WORK REQUEST ▸ Repeat only the stretch of lines below that runs from the line with "Policy μ (state→action): [2, 2, 1]" through the line with "Reward vector r = [2, 1, 2]", unaltered.
[Start of Attachment]
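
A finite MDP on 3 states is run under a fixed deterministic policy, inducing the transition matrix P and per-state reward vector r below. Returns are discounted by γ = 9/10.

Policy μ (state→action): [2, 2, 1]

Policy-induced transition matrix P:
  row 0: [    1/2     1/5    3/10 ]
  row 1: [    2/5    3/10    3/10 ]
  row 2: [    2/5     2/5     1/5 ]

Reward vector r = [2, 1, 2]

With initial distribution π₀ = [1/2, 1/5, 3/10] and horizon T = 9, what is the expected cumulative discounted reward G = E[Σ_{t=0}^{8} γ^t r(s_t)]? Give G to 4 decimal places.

G = 10.6051

t=0: π = [0.5000, 0.2000, 0.3000], E[r] = 1.8000, γ^t·E[r] = 1.800000, running G = 1.800000
t=1: π = [0.4500, 0.2800, 0.2700], E[r] = 1.7200, γ^t·E[r] = 1.548000, running G = 3.348000
t=2: π = [0.4450, 0.2820, 0.2730], E[r] = 1.7180, γ^t·E[r] = 1.391580, running G = 4.739580
t=3: π = [0.4445, 0.2828, 0.2727], E[r] = 1.7172, γ^t·E[r] = 1.251839, running G = 5.991419
t=4: π = [0.4445, 0.2828, 0.2727], E[r] = 1.7172, γ^t·E[r] = 1.126642, running G = 7.118061
t=5: π = [0.4444, 0.2828, 0.2727], E[r] = 1.7172, γ^t·E[r] = 1.013973, running G = 8.132033
t=6: π = [0.4444, 0.2828, 0.2727], E[r] = 1.7172, γ^t·E[r] = 0.912575, running G = 9.044609
t=7: π = [0.4444, 0.2828, 0.2727], E[r] = 1.7172, γ^t·E[r] = 0.821318, running G = 9.865927
t=8: π = [0.4444, 0.2828, 0.2727], E[r] = 1.7172, γ^t·E[r] = 0.739186, running G = 10.605113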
[End of Attachment]
ANSWER SECTION ▸
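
Policy μ (state→action): [2, 2, 1]

Policy-induced transition matrix P:
  row 0: [    1/2     1/5    3/10 ]
  row 1: [    2/5    3/10    3/10 ]
  row 2: [    2/5     2/5     1/5 ]

Reward vector r = [2, 1, 2]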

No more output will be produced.